DATA FOR THE TASK below:

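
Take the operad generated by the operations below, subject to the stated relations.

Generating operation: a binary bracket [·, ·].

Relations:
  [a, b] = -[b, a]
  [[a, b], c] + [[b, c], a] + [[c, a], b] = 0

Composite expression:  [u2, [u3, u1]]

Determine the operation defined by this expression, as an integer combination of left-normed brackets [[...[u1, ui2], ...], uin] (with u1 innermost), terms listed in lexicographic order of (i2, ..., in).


[[u1, u3], u2]

Expand each bracket as ab - ba; the u1-initial words give the coefficients.
Composite bracket: [u2, [u3, u1]]
Applying ab - ba throughout gives 4 signed words (2^2 = 4).
Keep just the words that open with u1:
  from u1u3u2, sign +1: term +[[u1, u3], u2]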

End of DATA FOR THE TASK.

WHAT THIS TASK INVOLVES -
Extract every record and return it verbatim.

RESPONSE TO THIS EXERCISE -
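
Take the operad generated by the operations below, subject to the stated relations.

Generating operation: a binary bracket [·, ·].

Relations:
  [a, b] = -[b, a]
  [[a, b], c] + [[b, c], a] + [[c, a], b] = 0

Composite expression:  [u2, [u3, u1]]

Determine the operation defined by this expression, as an integer combination of left-normed brackets [[...[u1, ui2], ...], uin] (with u1 innermost), terms listed in lexicographic order of (i2, ..., in).


[[u1, u3], u2]

Expand each bracket as ab - ba; the u1-initial words give the coefficients.
Composite bracket: [u2, [u3, u1]]
Applying ab - ba throughout gives 4 signed words (2^2 = 4).
Keep just the words that open with u1:
  from u1u3u2, sign +1: term +[[u1, u3], u2]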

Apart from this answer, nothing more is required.